- [Stored data]:
=== Begin Enclosure ===

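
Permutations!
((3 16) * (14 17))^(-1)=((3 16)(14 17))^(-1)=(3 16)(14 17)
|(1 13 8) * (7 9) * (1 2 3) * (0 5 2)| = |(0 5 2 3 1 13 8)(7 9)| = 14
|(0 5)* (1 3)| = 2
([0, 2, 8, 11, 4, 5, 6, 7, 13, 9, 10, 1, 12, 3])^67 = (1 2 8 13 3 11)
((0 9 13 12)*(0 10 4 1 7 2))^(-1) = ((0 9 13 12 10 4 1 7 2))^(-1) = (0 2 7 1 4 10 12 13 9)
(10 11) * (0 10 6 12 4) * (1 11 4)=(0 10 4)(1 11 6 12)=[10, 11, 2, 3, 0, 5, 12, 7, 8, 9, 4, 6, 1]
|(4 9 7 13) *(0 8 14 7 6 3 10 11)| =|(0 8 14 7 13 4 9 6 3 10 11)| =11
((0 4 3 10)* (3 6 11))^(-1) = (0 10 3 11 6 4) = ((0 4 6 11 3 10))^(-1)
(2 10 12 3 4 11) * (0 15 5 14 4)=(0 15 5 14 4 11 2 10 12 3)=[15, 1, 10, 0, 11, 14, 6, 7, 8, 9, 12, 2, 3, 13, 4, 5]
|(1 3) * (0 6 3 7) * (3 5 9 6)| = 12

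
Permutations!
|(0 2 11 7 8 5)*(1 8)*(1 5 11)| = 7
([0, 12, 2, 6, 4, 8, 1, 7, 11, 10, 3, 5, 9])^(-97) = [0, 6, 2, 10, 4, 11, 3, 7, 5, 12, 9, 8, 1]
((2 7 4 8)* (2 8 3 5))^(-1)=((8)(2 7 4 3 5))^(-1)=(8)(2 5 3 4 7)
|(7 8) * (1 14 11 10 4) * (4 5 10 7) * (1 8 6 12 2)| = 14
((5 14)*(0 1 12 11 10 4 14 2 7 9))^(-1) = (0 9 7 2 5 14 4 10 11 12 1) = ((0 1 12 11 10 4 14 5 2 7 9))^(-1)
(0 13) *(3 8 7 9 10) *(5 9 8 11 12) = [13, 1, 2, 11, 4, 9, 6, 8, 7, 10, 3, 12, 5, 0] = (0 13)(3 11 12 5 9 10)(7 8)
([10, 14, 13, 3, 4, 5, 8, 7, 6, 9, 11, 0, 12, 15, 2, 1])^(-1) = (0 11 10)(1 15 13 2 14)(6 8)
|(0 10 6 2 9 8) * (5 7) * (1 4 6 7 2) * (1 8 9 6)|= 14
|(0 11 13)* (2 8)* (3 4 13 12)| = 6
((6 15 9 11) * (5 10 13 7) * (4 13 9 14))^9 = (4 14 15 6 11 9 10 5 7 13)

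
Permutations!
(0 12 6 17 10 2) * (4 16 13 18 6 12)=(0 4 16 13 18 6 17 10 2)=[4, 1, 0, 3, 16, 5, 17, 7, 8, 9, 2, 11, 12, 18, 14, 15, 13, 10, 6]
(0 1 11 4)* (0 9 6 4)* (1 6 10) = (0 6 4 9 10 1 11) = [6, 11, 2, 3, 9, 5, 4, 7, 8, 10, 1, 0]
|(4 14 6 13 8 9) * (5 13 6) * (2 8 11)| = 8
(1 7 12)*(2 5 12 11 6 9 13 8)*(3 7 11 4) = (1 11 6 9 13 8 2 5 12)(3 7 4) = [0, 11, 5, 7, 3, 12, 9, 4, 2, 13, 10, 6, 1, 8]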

=== End Enclosure ===
=== Begin Enclosure ===

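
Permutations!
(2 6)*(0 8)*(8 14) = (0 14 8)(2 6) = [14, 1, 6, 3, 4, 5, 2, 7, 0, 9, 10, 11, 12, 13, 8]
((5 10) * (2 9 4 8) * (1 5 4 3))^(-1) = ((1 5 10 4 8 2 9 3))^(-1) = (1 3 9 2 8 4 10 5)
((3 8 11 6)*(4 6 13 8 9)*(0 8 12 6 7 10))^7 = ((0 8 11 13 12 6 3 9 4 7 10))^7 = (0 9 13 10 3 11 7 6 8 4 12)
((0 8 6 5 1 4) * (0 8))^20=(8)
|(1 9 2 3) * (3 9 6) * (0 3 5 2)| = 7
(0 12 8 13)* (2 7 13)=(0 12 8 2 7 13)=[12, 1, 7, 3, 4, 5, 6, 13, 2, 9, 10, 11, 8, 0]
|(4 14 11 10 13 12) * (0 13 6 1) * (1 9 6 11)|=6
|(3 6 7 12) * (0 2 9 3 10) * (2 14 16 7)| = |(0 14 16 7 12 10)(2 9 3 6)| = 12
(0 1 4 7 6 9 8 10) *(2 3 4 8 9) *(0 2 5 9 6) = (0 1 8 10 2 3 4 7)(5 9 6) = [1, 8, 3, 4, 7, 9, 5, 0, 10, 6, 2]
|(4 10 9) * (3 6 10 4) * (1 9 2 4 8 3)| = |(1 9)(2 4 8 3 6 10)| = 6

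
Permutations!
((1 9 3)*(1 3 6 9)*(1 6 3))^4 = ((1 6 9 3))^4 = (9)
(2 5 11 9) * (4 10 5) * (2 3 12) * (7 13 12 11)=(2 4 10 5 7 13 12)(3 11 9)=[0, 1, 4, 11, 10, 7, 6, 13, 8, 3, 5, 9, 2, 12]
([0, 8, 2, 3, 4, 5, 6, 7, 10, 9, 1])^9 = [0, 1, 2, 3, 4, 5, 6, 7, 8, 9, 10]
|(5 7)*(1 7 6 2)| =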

=== End Enclosure ===
=== Begin Enclosure ===

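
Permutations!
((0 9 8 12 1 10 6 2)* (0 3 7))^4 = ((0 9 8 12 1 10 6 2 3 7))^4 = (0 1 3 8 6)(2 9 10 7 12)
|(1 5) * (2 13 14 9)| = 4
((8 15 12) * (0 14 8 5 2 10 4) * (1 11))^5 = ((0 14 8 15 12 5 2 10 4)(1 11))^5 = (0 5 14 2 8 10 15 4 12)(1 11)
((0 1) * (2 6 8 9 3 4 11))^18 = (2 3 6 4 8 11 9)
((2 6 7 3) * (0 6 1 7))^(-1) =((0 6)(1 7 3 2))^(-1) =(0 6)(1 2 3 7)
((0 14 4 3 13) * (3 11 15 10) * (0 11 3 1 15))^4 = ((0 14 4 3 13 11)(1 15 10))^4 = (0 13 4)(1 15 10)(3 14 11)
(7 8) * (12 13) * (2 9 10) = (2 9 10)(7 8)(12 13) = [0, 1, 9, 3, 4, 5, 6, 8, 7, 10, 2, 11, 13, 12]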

=== End Enclosure ===

- [TASK TO COMPLETE]: Give only the lines from the one holding "(0 12 6 17 10" through the one holding "(1 7 12)*(2", each restated exactly as it appears above.

- [TASK RESULT]:
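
(0 12 6 17 10 2) * (4 16 13 18 6 12)=(0 4 16 13 18 6 17 10 2)=[4, 1, 0, 3, 16, 5, 17, 7, 8, 9, 2, 11, 12, 18, 14, 15, 13, 10, 6]
(0 1 11 4)* (0 9 6 4)* (1 6 10) = (0 6 4 9 10 1 11) = [6, 11, 2, 3, 9, 5, 4, 7, 8, 10, 1, 0]
|(4 14 6 13 8 9) * (5 13 6) * (2 8 11)| = 8
(1 7 12)*(2 5 12 11 6 9 13 8)*(3 7 11 4) = (1 11 6 9 13 8 2 5 12)(3 7 4) = [0, 11, 5, 7, 3, 12, 9, 4, 2, 13, 10, 6, 1, 8]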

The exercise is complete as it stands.